Work to complete » For this exercise, write out exactly the lines from the line containing "A technology stock is priced" through the last line of the records, and no other lines.

-------- Data section --------

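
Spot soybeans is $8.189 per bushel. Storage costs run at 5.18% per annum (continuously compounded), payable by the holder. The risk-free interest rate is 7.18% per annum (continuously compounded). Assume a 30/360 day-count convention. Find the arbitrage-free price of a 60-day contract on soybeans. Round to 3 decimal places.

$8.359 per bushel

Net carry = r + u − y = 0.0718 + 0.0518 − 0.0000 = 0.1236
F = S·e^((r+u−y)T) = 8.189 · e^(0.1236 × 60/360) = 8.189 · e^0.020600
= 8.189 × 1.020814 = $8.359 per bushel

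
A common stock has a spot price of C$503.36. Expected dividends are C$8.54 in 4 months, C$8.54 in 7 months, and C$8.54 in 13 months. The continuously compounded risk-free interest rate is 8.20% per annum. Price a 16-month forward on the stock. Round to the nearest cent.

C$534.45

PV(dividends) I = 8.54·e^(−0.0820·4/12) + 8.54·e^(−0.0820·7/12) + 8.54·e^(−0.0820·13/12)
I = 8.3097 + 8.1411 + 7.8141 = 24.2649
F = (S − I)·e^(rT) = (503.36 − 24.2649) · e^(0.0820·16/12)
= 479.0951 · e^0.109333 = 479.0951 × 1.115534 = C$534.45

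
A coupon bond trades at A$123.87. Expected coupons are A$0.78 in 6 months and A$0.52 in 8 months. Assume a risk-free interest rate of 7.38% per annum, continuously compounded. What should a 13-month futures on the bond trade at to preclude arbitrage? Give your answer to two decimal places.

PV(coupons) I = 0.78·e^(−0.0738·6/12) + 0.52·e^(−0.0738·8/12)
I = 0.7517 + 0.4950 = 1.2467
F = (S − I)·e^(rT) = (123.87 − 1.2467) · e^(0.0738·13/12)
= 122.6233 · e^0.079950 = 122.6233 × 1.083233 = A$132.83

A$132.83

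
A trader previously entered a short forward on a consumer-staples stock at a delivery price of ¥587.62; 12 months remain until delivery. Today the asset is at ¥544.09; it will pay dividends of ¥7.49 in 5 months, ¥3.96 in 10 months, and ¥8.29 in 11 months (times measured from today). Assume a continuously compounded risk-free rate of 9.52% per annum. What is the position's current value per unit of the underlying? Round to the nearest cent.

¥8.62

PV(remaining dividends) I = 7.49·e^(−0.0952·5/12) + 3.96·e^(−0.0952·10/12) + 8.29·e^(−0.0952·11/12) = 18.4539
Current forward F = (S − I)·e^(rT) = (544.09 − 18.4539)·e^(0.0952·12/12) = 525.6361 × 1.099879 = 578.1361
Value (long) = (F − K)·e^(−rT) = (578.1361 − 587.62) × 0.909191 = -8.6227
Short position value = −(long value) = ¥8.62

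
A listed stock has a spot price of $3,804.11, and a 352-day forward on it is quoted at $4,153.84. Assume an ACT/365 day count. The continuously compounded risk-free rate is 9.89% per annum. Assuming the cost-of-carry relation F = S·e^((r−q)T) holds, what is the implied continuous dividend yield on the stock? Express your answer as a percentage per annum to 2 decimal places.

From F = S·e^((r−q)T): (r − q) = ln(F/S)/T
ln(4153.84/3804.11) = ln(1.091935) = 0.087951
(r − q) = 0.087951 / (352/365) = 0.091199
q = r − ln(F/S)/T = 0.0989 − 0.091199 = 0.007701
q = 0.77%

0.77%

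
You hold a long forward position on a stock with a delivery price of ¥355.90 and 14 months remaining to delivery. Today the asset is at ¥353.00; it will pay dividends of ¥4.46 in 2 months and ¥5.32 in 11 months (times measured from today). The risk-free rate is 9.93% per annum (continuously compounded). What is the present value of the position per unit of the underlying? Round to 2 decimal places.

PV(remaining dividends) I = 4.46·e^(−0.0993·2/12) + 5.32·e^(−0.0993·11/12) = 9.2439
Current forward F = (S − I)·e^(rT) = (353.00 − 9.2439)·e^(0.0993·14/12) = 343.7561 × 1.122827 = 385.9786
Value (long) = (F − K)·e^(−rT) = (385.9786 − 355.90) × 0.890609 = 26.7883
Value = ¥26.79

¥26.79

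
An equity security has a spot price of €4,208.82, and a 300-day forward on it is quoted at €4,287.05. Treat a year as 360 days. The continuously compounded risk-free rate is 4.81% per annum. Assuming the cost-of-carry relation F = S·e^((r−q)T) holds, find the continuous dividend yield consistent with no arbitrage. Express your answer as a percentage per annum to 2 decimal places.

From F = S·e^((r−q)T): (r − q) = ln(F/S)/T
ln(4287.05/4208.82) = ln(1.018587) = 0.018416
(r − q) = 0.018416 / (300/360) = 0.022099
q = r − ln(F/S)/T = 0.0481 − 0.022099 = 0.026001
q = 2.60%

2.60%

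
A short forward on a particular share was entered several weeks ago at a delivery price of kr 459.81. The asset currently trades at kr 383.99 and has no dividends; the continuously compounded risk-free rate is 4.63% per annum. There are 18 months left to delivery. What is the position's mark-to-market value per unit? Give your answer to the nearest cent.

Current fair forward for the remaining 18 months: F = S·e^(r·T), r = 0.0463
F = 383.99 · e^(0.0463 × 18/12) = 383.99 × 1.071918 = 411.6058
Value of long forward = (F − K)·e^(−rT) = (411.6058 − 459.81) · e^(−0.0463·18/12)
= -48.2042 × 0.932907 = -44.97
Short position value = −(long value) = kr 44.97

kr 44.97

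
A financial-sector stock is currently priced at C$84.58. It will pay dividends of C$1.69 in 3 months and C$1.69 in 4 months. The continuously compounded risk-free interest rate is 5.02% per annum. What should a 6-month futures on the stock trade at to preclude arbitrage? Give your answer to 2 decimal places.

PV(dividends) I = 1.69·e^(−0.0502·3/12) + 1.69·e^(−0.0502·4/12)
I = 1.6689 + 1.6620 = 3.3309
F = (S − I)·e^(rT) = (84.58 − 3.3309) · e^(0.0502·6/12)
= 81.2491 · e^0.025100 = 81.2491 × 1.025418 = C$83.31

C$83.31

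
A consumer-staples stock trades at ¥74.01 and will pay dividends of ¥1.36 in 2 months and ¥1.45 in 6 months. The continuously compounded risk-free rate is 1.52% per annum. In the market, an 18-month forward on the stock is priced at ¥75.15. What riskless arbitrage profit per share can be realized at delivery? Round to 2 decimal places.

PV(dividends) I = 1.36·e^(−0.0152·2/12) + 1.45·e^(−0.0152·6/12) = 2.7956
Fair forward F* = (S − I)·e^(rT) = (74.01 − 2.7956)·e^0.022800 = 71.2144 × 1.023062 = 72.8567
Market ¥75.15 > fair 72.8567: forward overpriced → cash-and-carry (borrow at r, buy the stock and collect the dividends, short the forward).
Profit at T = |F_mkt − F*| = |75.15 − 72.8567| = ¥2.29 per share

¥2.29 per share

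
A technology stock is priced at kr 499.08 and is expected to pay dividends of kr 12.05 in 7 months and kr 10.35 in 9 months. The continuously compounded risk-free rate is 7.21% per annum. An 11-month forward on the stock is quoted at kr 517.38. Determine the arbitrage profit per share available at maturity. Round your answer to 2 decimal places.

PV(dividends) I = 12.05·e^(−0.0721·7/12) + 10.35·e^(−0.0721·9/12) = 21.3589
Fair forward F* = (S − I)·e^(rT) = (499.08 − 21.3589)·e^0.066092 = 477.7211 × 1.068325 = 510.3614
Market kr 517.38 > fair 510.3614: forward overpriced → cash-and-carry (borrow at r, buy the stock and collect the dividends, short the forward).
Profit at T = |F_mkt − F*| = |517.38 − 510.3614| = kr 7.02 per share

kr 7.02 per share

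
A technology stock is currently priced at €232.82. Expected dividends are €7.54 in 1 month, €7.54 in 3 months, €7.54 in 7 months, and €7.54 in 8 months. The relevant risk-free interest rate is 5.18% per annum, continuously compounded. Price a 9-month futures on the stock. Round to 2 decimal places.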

--------

Task output »
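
A technology stock is priced at kr 499.08 and is expected to pay dividends of kr 12.05 in 7 months and kr 10.35 in 9 months. The continuously compounded risk-free rate is 7.21% per annum. An 11-month forward on the stock is quoted at kr 517.38. Determine the arbitrage profit per share available at maturity. Round your answer to 2 decimal places.

PV(dividends) I = 12.05·e^(−0.0721·7/12) + 10.35·e^(−0.0721·9/12) = 21.3589
Fair forward F* = (S − I)·e^(rT) = (499.08 − 21.3589)·e^0.066092 = 477.7211 × 1.068325 = 510.3614
Market kr 517.38 > fair 510.3614: forward overpriced → cash-and-carry (borrow at r, buy the stock and collect the dividends, short the forward).
Profit at T = |F_mkt − F*| = |517.38 − 510.3614| = kr 7.02 per share

kr 7.02 per share

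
A technology stock is currently priced at €232.82. Expected dividends are €7.54 in 1 month, €7.54 in 3 months, €7.54 in 7 months, and €7.54 in 8 months. The relevant risk-free interest rate is 5.18% per annum, continuously compounded. Price a 9-month futures on the stock. Round to 2 decimal places.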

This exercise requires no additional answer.